##### Source information #####
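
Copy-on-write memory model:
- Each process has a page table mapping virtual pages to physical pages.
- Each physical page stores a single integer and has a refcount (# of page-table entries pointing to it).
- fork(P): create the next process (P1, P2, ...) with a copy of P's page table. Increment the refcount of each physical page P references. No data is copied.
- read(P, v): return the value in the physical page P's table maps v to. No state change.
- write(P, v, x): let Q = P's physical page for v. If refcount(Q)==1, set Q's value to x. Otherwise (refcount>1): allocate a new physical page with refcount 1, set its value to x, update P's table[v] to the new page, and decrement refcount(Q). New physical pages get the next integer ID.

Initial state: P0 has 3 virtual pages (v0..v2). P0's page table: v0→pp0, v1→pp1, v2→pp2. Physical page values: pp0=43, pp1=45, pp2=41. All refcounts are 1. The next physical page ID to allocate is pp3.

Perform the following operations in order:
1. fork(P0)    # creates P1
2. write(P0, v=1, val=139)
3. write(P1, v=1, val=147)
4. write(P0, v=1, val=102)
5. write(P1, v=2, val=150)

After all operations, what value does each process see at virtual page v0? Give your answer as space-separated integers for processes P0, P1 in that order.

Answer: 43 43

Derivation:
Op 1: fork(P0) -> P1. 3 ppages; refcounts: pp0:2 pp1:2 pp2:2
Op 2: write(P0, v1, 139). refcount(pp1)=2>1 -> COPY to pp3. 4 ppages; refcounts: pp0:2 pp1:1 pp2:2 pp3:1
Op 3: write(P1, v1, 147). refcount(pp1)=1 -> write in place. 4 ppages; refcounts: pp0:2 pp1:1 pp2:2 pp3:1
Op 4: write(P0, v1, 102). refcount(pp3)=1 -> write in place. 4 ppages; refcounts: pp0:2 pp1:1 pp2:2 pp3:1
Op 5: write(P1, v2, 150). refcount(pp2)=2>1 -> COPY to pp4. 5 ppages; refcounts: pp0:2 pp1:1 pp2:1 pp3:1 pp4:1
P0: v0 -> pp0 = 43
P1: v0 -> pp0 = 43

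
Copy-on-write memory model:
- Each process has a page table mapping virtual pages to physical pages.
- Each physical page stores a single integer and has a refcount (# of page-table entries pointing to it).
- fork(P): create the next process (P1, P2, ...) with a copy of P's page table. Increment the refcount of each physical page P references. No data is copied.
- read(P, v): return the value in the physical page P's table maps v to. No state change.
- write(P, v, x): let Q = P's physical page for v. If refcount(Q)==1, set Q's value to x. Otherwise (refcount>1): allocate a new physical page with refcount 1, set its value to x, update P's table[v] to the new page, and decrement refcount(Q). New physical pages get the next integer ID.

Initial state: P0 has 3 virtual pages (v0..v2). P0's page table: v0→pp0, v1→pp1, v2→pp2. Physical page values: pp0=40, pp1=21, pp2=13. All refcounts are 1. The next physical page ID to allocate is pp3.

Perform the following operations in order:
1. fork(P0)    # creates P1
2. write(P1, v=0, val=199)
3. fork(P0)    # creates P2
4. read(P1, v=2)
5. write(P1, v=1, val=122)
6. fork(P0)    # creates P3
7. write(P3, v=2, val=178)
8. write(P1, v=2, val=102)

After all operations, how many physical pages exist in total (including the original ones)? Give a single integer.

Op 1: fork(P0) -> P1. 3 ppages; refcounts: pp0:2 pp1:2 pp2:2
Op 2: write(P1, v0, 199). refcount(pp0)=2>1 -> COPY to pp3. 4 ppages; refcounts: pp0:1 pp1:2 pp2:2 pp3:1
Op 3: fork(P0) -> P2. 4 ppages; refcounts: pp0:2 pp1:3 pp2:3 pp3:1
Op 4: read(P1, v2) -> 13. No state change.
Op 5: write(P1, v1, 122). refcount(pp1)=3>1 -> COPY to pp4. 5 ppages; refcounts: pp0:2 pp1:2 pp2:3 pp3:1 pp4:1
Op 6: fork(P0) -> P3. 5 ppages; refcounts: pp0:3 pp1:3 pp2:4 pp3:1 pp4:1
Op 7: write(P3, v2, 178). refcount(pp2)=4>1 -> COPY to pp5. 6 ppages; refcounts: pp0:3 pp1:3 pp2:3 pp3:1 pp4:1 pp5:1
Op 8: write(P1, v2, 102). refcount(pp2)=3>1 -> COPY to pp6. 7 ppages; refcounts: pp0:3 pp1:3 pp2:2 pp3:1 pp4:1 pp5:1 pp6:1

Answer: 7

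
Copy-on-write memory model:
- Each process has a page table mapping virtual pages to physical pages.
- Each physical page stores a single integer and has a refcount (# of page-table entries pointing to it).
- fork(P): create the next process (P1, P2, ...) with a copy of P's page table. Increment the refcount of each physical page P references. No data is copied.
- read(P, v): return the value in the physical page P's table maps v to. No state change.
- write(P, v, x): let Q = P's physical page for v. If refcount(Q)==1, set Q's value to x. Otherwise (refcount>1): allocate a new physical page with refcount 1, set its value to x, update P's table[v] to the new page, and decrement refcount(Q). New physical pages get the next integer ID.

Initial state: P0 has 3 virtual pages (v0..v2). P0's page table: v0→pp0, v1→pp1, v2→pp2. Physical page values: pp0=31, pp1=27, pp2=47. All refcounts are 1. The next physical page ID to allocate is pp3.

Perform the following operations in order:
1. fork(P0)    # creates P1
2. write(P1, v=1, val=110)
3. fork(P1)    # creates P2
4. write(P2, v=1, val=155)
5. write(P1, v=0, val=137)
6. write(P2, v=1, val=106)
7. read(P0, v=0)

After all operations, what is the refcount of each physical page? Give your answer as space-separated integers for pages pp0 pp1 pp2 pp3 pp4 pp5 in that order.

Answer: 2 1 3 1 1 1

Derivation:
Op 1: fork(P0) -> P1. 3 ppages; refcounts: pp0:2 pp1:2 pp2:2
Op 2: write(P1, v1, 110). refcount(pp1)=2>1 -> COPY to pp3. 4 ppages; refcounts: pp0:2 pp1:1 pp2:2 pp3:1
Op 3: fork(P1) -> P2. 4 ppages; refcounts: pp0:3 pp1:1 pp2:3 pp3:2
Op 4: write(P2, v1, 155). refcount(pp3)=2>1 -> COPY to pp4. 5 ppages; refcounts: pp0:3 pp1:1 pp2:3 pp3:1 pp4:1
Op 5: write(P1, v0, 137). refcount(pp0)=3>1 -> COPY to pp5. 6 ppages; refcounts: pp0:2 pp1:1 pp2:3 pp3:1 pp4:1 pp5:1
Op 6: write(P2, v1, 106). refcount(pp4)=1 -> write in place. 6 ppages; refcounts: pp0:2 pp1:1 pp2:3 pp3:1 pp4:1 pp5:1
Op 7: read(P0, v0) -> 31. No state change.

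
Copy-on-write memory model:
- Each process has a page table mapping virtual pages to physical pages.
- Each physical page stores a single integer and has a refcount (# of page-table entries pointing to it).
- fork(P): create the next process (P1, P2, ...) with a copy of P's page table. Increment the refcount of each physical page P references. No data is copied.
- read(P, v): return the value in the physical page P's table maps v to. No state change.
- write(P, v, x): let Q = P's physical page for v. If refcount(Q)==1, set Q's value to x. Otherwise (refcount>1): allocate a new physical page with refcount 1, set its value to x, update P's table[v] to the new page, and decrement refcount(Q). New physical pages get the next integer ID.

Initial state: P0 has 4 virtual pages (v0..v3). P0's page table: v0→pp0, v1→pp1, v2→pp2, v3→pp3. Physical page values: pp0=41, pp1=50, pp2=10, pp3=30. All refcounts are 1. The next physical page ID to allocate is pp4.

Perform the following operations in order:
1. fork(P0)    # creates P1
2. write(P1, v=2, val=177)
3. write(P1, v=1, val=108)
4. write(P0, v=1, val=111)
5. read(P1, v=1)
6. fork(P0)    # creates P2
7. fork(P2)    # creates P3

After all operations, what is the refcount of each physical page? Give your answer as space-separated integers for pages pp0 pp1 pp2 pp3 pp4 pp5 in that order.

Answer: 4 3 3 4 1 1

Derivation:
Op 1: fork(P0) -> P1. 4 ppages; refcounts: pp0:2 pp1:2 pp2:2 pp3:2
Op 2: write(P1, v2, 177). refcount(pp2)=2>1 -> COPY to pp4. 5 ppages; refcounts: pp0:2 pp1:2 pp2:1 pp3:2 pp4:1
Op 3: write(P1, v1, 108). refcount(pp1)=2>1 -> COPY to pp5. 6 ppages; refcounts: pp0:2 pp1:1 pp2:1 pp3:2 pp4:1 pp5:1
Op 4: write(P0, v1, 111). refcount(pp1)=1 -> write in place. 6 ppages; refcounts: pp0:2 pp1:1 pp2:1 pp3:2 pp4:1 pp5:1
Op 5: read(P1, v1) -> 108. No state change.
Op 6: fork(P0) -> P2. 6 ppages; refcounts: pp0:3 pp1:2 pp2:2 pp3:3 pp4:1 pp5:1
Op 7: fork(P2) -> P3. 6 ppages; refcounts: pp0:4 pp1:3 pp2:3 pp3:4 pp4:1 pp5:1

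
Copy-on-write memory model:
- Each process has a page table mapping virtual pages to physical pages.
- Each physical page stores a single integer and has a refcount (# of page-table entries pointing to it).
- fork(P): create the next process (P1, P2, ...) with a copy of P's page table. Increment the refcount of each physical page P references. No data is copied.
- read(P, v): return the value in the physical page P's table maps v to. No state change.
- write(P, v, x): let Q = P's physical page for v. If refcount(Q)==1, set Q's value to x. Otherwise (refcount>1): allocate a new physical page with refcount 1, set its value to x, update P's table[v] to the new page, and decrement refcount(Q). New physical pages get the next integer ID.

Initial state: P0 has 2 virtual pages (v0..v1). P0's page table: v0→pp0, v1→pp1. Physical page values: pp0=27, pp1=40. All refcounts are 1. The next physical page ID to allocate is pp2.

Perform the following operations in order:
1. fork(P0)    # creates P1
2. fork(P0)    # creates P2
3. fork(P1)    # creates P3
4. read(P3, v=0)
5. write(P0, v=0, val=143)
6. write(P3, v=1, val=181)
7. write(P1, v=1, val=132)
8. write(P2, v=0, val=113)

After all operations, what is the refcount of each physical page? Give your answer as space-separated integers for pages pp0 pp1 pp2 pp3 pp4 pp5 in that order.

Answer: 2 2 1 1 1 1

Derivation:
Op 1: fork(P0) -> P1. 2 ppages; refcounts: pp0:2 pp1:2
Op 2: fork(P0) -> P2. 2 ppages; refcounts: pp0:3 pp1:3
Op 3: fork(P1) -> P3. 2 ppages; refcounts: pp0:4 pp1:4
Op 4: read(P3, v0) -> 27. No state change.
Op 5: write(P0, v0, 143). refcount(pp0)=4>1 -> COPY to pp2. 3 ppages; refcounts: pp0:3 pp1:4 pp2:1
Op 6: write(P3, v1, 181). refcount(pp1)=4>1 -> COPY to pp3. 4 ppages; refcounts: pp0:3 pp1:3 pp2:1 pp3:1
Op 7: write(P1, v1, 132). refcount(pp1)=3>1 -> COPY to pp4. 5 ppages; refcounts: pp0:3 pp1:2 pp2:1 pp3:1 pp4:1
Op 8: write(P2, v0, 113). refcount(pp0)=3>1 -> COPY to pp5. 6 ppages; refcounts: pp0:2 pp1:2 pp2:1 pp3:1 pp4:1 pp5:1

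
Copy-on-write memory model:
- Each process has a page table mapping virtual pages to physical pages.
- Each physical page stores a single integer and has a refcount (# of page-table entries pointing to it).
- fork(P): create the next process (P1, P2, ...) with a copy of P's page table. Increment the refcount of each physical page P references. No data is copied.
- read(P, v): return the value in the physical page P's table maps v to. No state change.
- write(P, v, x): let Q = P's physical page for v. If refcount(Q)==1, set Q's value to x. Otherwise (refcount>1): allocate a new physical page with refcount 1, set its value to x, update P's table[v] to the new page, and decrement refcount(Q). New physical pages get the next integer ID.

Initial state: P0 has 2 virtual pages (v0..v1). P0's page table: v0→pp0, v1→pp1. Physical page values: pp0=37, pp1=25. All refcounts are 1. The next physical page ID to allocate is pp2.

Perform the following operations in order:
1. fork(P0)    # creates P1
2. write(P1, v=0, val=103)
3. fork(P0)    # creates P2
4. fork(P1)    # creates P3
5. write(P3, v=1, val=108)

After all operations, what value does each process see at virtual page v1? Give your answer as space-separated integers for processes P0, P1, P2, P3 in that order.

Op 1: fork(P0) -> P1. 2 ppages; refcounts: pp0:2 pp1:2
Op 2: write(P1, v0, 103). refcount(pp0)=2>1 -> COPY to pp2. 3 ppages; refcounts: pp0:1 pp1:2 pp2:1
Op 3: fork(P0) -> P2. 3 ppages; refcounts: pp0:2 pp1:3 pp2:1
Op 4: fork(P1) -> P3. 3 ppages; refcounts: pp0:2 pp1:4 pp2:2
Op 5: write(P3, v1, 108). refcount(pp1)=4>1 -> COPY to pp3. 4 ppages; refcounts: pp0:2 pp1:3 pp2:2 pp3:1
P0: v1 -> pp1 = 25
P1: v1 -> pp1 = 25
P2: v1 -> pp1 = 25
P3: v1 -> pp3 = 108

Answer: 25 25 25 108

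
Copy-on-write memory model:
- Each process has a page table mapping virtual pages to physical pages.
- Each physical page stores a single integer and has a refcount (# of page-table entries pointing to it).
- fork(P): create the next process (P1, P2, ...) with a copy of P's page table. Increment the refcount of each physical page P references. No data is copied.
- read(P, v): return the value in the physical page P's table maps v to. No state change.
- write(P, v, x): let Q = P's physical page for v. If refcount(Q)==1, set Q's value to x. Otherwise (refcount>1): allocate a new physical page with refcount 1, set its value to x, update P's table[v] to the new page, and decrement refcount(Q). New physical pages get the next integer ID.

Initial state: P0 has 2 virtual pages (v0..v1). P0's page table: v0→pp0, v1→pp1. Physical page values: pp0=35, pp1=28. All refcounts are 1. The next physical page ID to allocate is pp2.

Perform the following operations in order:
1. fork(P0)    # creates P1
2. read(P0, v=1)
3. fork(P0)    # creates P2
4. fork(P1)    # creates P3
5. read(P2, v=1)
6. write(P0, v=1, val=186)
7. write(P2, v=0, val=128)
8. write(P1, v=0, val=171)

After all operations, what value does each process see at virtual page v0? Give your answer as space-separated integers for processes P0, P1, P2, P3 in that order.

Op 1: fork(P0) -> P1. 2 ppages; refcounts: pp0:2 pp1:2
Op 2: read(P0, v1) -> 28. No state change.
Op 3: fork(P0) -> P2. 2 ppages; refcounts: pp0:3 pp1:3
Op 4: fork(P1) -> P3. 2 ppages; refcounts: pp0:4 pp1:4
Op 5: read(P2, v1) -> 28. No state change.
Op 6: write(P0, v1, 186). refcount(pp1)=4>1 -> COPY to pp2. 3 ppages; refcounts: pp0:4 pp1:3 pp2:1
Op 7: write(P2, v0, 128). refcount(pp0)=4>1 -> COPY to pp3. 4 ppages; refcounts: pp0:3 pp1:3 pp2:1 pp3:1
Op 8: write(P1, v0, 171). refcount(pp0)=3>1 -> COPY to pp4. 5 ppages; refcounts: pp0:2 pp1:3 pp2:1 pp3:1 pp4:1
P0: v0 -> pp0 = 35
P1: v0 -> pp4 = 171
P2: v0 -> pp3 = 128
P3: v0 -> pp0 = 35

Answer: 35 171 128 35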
#####
How to complete this task →
Nothing but the lines from the one with "2. read(P0, v=1)" through the final line of the data belongs in the answer, and they must match exactly.

Finished exercise →
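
2. read(P0, v=1)
3. fork(P0)    # creates P2
4. fork(P1)    # creates P3
5. read(P2, v=1)
6. write(P0, v=1, val=186)
7. write(P2, v=0, val=128)
8. write(P1, v=0, val=171)

After all operations, what value does each process see at virtual page v0? Give your answer as space-separated integers for processes P0, P1, P2, P3 in that order.

Op 1: fork(P0) -> P1. 2 ppages; refcounts: pp0:2 pp1:2
Op 2: read(P0, v1) -> 28. No state change.
Op 3: fork(P0) -> P2. 2 ppages; refcounts: pp0:3 pp1:3
Op 4: fork(P1) -> P3. 2 ppages; refcounts: pp0:4 pp1:4
Op 5: read(P2, v1) -> 28. No state change.
Op 6: write(P0, v1, 186). refcount(pp1)=4>1 -> COPY to pp2. 3 ppages; refcounts: pp0:4 pp1:3 pp2:1
Op 7: write(P2, v0, 128). refcount(pp0)=4>1 -> COPY to pp3. 4 ppages; refcounts: pp0:3 pp1:3 pp2:1 pp3:1
Op 8: write(P1, v0, 171). refcount(pp0)=3>1 -> COPY to pp4. 5 ppages; refcounts: pp0:2 pp1:3 pp2:1 pp3:1 pp4:1
P0: v0 -> pp0 = 35
P1: v0 -> pp4 = 171
P2: v0 -> pp3 = 128
P3: v0 -> pp0 = 35

Answer: 35 171 128 35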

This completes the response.